[Collected data entries]
☆ ☆ ☆

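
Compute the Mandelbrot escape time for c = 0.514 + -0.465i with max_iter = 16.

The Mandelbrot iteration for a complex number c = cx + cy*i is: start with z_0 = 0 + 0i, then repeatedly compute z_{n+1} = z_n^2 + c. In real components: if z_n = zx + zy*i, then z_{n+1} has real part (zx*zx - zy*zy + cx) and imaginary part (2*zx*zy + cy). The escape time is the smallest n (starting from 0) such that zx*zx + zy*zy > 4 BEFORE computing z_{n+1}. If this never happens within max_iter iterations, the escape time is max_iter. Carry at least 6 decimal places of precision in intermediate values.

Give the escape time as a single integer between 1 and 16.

Answer: 5

Derivation:
z_0 = 0 + 0i, c = 0.5140 + -0.4650i
Iter 1: z = 0.5140 + -0.4650i, |z|^2 = 0.4804
Iter 2: z = 0.5620 + -0.9430i, |z|^2 = 1.2051
Iter 3: z = -0.0595 + -1.5249i, |z|^2 = 2.3289
Iter 4: z = -1.8078 + -0.2836i, |z|^2 = 3.3485
Iter 5: z = 3.7016 + 0.5604i, |z|^2 = 14.0162
Escaped at iteration 5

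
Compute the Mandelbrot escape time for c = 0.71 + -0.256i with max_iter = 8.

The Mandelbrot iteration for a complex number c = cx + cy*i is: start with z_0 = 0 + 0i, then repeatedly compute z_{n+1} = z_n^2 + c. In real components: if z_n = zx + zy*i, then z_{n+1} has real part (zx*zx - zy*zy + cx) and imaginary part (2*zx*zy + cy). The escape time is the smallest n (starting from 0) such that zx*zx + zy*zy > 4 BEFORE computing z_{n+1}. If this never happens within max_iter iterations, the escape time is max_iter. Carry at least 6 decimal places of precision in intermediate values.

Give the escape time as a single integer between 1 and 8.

Answer: 3

Derivation:
z_0 = 0 + 0i, c = 0.7100 + -0.2560i
Iter 1: z = 0.7100 + -0.2560i, |z|^2 = 0.5696
Iter 2: z = 1.1486 + -0.6195i, |z|^2 = 1.7030
Iter 3: z = 1.6454 + -1.6791i, |z|^2 = 5.5268
Escaped at iteration 3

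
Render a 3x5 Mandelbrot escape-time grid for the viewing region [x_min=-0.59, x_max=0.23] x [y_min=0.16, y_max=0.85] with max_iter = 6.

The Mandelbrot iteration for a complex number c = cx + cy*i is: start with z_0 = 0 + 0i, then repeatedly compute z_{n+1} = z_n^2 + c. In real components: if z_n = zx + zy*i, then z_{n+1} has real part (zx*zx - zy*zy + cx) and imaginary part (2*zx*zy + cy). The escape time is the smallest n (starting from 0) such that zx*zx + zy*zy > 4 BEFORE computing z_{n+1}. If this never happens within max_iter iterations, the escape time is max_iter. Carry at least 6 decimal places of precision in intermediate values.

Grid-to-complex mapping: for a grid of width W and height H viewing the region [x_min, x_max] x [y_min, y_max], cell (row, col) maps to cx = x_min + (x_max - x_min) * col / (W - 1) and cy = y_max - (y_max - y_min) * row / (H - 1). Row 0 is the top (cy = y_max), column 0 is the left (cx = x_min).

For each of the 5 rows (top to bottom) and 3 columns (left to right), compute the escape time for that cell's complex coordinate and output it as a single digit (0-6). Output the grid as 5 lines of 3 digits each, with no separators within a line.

(row=0, col=0): c = -0.5900 + 0.8500i → escape time 4
(row=0, col=1): c = -0.1800 + 0.8500i → escape time 6
(row=0, col=2): c = 0.2300 + 0.8500i → escape time 5
(row=1, col=0): c = -0.5900 + 0.6775i → escape time 6
(row=1, col=1): c = -0.1800 + 0.6775i → escape time 6
(row=1, col=2): c = 0.2300 + 0.6775i → escape time 6
(row=2, col=0): c = -0.5900 + 0.5050i → escape time 6
(row=2, col=1): c = -0.1800 + 0.5050i → escape time 6
(row=2, col=2): c = 0.2300 + 0.5050i → escape time 6
(row=3, col=0): c = -0.5900 + 0.3325i → escape time 6
(row=3, col=1): c = -0.1800 + 0.3325i → escape time 6
(row=3, col=2): c = 0.2300 + 0.3325i → escape time 6
(row=4, col=0): c = -0.5900 + 0.1600i → escape time 6
(row=4, col=1): c = -0.1800 + 0.1600i → escape time 6
(row=4, col=2): c = 0.2300 + 0.1600i → escape time 6

Answer: 465
666
666
666
666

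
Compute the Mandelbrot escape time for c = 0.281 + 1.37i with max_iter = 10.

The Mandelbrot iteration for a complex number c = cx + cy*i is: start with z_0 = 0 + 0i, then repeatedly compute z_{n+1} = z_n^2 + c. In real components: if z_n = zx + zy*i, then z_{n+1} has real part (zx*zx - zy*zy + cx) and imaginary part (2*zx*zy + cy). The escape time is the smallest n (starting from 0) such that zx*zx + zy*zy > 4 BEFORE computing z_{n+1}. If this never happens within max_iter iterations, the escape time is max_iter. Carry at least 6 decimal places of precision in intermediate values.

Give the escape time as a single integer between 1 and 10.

z_0 = 0 + 0i, c = 0.2810 + 1.3700i
Iter 1: z = 0.2810 + 1.3700i, |z|^2 = 1.9559
Iter 2: z = -1.5169 + 2.1399i, |z|^2 = 6.8804
Escaped at iteration 2

Answer: 2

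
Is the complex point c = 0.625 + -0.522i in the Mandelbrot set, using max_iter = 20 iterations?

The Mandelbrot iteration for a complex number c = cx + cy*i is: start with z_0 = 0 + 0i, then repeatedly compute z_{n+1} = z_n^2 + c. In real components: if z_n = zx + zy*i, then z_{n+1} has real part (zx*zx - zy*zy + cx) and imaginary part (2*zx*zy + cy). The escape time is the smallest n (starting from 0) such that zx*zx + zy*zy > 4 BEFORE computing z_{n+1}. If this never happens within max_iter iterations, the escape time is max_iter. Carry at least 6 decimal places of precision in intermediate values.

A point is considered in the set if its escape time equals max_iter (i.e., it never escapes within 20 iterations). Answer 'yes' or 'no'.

Answer: no

Derivation:
z_0 = 0 + 0i, c = 0.6250 + -0.5220i
Iter 1: z = 0.6250 + -0.5220i, |z|^2 = 0.6631
Iter 2: z = 0.7431 + -1.1745i, |z|^2 = 1.9317
Iter 3: z = -0.2022 + -2.2676i, |z|^2 = 5.1831
Escaped at iteration 3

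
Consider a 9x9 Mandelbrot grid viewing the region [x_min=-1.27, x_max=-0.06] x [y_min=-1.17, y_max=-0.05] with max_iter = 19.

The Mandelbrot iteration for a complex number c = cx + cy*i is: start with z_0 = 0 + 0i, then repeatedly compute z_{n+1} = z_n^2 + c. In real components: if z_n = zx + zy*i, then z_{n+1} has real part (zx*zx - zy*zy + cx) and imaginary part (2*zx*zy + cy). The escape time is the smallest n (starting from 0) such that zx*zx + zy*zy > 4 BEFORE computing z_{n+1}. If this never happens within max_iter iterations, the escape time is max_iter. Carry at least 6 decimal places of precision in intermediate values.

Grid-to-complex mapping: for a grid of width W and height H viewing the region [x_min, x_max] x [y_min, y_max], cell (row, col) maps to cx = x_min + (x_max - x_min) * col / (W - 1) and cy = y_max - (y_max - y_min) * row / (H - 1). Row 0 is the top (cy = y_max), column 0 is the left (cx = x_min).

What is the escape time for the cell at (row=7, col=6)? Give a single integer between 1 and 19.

Answer: 4

Derivation:
z_0 = 0 + 0i, c = -0.3625 + -1.0300i
Iter 1: z = -0.3625 + -1.0300i, |z|^2 = 1.1923
Iter 2: z = -1.2920 + -0.2832i, |z|^2 = 1.7495
Iter 3: z = 1.2265 + -0.2981i, |z|^2 = 1.5932
Iter 4: z = 1.0530 + -1.7612i, |z|^2 = 4.2107
Escaped at iteration 4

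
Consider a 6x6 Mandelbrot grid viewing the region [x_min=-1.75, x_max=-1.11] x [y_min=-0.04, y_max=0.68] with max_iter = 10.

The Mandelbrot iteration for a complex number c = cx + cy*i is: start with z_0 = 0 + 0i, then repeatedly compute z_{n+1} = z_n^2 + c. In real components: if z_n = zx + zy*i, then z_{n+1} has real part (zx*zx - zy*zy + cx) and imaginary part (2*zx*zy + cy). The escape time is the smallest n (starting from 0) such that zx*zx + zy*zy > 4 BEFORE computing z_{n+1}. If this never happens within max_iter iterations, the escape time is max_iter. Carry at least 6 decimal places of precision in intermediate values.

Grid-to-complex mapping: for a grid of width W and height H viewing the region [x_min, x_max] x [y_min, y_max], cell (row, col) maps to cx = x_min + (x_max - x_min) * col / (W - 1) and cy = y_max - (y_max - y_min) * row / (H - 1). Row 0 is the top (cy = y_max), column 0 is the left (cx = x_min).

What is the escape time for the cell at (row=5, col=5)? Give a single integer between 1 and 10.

z_0 = 0 + 0i, c = -1.1100 + -0.0400i
Iter 1: z = -1.1100 + -0.0400i, |z|^2 = 1.2337
Iter 2: z = 0.1205 + 0.0488i, |z|^2 = 0.0169
Iter 3: z = -1.0979 + -0.0282i, |z|^2 = 1.2061
Iter 4: z = 0.0945 + 0.0220i, |z|^2 = 0.0094
Iter 5: z = -1.1016 + -0.0358i, |z|^2 = 1.2147
Iter 6: z = 0.1021 + 0.0390i, |z|^2 = 0.0119
Iter 7: z = -1.1011 + -0.0320i, |z|^2 = 1.2134
Iter 8: z = 0.1014 + 0.0306i, |z|^2 = 0.0112
Iter 9: z = -1.1007 + -0.0338i, |z|^2 = 1.2126

Answer: 10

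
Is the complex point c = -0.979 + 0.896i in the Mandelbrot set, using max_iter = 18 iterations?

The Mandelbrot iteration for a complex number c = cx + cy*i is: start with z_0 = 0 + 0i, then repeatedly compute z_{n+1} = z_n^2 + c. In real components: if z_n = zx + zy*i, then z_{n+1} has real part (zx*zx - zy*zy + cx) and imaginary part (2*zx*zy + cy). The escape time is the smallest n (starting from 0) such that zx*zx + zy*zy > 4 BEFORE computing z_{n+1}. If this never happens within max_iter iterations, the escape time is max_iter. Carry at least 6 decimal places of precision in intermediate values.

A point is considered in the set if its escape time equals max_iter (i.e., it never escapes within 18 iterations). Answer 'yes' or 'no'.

Answer: no

Derivation:
z_0 = 0 + 0i, c = -0.9790 + 0.8960i
Iter 1: z = -0.9790 + 0.8960i, |z|^2 = 1.7613
Iter 2: z = -0.8234 + -0.8584i, |z|^2 = 1.4147
Iter 3: z = -1.0378 + 2.3095i, |z|^2 = 6.4110
Escaped at iteration 3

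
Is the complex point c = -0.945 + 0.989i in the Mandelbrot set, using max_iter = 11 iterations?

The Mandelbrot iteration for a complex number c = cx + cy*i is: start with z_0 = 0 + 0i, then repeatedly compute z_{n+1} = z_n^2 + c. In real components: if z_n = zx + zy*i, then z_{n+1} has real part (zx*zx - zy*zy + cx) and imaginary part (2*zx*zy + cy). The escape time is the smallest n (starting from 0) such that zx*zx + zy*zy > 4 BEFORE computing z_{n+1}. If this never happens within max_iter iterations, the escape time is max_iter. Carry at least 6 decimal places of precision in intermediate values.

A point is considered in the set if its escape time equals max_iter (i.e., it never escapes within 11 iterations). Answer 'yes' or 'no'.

z_0 = 0 + 0i, c = -0.9450 + 0.9890i
Iter 1: z = -0.9450 + 0.9890i, |z|^2 = 1.8711
Iter 2: z = -1.0301 + -0.8802i, |z|^2 = 1.8359
Iter 3: z = -0.6587 + 2.8024i, |z|^2 = 8.2873
Escaped at iteration 3

Answer: no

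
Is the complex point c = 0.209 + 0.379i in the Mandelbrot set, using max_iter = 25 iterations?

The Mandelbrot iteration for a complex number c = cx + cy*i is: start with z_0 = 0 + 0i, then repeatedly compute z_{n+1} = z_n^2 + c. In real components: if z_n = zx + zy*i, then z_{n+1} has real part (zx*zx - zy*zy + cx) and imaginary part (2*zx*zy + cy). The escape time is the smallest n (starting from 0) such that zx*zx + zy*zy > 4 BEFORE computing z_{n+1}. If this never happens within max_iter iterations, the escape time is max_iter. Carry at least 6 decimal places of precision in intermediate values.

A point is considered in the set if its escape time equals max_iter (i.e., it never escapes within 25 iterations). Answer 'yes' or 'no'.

z_0 = 0 + 0i, c = 0.2090 + 0.3790i
Iter 1: z = 0.2090 + 0.3790i, |z|^2 = 0.1873
Iter 2: z = 0.1090 + 0.5374i, |z|^2 = 0.3007
Iter 3: z = -0.0679 + 0.4962i, |z|^2 = 0.2508
Iter 4: z = -0.0326 + 0.3116i, |z|^2 = 0.0981
Iter 5: z = 0.1130 + 0.3587i, |z|^2 = 0.1414
Iter 6: z = 0.0931 + 0.4600i, |z|^2 = 0.2203
Iter 7: z = 0.0060 + 0.4647i, |z|^2 = 0.2160
Iter 8: z = -0.0069 + 0.3846i, |z|^2 = 0.1480
Iter 9: z = 0.0611 + 0.3737i, |z|^2 = 0.1434
Iter 10: z = 0.0731 + 0.4247i, |z|^2 = 0.1857
Iter 11: z = 0.0340 + 0.4411i, |z|^2 = 0.1957
Iter 12: z = 0.0156 + 0.4090i, |z|^2 = 0.1675
Iter 13: z = 0.0420 + 0.3918i, |z|^2 = 0.1552
Iter 14: z = 0.0573 + 0.4119i, |z|^2 = 0.1729
Iter 15: z = 0.0426 + 0.4262i, |z|^2 = 0.1835
Iter 16: z = 0.0292 + 0.4153i, |z|^2 = 0.1734
Iter 17: z = 0.0374 + 0.4032i, |z|^2 = 0.1640
Iter 18: z = 0.0478 + 0.4091i, |z|^2 = 0.1697
Iter 19: z = 0.0439 + 0.4181i, |z|^2 = 0.1767
Iter 20: z = 0.0361 + 0.4157i, |z|^2 = 0.1741
Iter 21: z = 0.0375 + 0.4090i, |z|^2 = 0.1687
Iter 22: z = 0.0431 + 0.4097i, |z|^2 = 0.1697
Iter 23: z = 0.0430 + 0.4143i, |z|^2 = 0.1735
Iter 24: z = 0.0392 + 0.4147i, |z|^2 = 0.1735
Did not escape in 25 iterations → in set

Answer: yes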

☆ ☆ ☆

■ **Work required**: Copy every line in the entries above that has the string "using" in it.

■ **Task solution**:
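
Is the complex point c = 0.625 + -0.522i in the Mandelbrot set, using max_iter = 20 iterations?
Is the complex point c = -0.979 + 0.896i in the Mandelbrot set, using max_iter = 18 iterations?
Is the complex point c = -0.945 + 0.989i in the Mandelbrot set, using max_iter = 11 iterations?
Is the complex point c = 0.209 + 0.379i in the Mandelbrot set, using max_iter = 25 iterations?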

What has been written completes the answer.